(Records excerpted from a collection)
- - - - - - -

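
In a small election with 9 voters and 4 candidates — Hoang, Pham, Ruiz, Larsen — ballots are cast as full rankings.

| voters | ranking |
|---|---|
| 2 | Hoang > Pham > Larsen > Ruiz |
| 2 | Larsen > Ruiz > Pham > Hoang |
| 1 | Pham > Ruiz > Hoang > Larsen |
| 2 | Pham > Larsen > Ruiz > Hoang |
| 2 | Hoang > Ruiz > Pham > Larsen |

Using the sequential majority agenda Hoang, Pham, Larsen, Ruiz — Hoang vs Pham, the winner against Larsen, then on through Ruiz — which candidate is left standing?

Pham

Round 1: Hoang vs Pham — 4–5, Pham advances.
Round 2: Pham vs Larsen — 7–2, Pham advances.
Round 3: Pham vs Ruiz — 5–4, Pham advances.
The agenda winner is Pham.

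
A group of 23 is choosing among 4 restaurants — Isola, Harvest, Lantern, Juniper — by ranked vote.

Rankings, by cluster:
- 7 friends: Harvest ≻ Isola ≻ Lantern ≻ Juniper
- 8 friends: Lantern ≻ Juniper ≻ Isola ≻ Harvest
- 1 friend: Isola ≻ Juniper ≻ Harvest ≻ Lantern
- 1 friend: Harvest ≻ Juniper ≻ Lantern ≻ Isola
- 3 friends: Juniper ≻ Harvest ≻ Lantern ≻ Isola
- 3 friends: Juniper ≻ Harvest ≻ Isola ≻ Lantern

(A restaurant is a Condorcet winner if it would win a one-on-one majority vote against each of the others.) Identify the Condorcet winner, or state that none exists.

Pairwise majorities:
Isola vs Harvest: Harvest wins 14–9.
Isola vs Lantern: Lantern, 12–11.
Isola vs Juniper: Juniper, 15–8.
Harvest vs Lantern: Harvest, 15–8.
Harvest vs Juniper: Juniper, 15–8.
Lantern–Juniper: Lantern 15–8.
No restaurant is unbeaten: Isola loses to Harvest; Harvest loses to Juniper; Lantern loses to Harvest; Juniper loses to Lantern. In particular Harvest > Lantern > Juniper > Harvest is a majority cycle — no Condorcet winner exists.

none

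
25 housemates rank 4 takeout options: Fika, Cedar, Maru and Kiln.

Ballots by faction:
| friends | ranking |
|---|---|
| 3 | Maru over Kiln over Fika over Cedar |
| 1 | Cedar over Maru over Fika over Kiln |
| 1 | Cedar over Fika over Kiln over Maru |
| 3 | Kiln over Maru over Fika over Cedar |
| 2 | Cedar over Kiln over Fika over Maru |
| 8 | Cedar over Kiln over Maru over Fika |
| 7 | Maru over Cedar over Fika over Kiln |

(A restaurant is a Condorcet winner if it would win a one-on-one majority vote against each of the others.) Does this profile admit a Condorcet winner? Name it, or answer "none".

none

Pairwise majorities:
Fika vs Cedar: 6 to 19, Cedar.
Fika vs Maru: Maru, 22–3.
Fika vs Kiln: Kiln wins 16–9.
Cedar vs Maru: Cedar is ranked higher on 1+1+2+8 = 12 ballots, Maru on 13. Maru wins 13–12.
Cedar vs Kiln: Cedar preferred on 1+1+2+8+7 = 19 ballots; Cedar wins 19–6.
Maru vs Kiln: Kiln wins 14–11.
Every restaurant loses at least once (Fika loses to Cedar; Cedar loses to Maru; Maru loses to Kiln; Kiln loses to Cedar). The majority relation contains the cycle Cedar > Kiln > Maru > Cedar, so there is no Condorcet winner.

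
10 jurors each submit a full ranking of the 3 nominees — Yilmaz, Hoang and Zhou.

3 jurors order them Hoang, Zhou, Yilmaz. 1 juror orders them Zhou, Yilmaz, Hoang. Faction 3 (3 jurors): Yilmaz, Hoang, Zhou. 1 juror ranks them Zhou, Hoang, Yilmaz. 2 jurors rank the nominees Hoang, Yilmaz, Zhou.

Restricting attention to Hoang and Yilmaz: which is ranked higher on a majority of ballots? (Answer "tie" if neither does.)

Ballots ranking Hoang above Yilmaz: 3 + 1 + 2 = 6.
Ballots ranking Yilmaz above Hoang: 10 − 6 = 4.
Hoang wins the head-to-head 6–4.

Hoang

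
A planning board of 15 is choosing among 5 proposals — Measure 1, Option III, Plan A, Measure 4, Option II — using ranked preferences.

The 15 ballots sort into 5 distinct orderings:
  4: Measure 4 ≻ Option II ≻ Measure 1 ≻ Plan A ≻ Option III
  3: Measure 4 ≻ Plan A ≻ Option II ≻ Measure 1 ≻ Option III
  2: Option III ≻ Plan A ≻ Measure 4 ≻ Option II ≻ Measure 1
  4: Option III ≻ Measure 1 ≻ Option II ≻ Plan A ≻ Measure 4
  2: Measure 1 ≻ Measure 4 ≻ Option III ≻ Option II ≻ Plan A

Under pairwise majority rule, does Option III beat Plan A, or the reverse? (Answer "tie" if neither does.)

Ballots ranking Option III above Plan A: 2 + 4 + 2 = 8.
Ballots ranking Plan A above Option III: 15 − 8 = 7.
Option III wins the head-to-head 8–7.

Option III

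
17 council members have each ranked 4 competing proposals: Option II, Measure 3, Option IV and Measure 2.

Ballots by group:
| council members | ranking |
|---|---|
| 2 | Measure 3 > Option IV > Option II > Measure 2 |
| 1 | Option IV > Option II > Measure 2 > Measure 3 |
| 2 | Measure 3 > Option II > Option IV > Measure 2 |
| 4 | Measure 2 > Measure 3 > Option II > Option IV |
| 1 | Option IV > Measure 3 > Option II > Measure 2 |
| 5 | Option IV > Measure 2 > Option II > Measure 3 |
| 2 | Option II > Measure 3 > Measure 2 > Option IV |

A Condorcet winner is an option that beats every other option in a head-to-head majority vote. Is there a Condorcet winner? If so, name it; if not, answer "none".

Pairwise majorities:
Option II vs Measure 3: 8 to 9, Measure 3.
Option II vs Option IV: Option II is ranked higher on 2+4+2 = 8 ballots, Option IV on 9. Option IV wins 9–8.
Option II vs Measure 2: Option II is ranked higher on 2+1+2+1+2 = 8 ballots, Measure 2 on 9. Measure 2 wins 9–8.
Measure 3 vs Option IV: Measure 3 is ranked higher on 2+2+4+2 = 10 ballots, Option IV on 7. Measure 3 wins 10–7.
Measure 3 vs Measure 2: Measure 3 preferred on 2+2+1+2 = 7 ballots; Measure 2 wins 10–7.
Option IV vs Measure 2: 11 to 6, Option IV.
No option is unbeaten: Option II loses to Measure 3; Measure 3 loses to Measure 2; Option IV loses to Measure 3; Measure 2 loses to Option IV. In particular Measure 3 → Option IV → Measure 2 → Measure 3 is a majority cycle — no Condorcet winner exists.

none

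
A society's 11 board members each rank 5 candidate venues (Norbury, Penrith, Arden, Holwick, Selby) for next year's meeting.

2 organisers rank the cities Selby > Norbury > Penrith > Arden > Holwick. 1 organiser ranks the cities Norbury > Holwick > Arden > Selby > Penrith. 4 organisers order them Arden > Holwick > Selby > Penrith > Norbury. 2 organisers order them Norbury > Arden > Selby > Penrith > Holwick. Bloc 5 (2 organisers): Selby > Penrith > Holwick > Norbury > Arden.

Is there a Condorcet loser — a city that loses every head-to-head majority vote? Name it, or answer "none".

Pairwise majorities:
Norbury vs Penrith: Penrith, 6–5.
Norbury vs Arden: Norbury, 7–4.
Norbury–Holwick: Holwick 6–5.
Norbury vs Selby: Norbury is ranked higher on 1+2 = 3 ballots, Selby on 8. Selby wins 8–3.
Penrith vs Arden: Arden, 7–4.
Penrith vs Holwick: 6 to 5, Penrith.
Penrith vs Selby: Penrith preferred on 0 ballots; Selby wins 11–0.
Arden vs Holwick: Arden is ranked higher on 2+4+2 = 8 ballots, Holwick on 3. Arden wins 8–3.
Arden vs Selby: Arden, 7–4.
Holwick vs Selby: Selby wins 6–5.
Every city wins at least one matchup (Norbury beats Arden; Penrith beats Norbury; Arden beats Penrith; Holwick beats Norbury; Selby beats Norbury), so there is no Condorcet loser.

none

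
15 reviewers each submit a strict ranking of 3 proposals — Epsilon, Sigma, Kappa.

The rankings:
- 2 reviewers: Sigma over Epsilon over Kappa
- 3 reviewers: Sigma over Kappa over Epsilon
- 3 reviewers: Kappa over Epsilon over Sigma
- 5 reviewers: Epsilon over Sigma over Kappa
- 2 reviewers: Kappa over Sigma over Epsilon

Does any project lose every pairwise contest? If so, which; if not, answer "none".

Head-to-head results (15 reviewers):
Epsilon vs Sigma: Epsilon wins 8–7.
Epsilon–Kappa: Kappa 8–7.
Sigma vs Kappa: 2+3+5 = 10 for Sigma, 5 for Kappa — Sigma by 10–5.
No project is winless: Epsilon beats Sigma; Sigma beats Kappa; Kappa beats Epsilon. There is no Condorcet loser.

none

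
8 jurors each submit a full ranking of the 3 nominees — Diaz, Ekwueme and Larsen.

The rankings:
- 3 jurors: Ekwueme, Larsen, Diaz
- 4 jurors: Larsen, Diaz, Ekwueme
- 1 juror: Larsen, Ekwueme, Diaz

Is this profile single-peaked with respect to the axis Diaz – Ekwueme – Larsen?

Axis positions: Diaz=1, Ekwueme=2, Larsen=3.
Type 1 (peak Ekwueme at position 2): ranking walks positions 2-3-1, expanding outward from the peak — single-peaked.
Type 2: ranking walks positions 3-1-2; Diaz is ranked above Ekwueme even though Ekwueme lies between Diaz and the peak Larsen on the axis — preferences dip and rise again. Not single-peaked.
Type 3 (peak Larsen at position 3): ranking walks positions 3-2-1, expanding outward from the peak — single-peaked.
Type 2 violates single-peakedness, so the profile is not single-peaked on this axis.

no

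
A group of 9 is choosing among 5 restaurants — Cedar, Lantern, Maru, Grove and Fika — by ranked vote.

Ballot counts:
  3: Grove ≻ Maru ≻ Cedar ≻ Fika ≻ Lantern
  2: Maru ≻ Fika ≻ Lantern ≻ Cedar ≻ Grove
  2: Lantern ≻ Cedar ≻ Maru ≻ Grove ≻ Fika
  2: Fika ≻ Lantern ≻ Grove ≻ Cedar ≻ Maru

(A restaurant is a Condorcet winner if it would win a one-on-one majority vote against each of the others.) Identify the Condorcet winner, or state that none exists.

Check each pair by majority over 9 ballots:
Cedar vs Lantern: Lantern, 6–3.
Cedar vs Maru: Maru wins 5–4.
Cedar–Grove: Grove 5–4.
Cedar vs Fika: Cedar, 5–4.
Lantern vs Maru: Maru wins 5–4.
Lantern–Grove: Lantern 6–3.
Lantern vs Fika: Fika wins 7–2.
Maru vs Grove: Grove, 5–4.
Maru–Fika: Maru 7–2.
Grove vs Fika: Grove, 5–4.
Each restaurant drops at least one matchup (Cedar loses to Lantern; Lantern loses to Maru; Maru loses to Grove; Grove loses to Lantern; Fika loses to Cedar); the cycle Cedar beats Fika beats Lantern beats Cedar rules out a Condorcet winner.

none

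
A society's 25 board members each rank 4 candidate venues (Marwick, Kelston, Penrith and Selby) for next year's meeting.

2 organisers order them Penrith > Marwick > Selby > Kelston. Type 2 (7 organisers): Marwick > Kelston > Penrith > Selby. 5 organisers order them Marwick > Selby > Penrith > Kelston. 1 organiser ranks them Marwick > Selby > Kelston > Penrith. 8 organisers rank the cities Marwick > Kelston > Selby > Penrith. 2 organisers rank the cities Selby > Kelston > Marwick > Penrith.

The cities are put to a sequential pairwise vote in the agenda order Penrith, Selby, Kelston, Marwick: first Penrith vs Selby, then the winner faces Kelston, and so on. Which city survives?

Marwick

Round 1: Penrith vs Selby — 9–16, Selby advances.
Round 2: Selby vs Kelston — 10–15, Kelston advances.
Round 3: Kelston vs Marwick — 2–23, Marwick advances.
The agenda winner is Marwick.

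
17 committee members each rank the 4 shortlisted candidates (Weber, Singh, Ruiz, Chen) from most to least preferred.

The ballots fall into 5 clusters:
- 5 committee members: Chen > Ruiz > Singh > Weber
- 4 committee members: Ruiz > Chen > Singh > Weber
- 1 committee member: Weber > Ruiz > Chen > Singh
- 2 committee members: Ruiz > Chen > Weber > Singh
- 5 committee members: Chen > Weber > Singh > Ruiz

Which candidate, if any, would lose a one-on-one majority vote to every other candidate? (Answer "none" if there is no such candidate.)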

- - - - - - -

PROBLEM TO SOLVE ▸
Take the line above containing "Does any project", the line containing "- 3 jurors: Ekwueme, Larsen, Diaz", and all lines in between, and copy them exactly without anything else.

ANSWER TO THIS PROBLEM ▸
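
Does any project lose every pairwise contest? If so, which; if not, answer "none".

Head-to-head results (15 reviewers):
Epsilon vs Sigma: Epsilon wins 8–7.
Epsilon–Kappa: Kappa 8–7.
Sigma vs Kappa: 2+3+5 = 10 for Sigma, 5 for Kappa — Sigma by 10–5.
No project is winless: Epsilon beats Sigma; Sigma beats Kappa; Kappa beats Epsilon. There is no Condorcet loser.

none

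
8 jurors each submit a full ranking of the 3 nominees — Diaz, Ekwueme and Larsen.

The rankings:
- 3 jurors: Ekwueme, Larsen, Diaz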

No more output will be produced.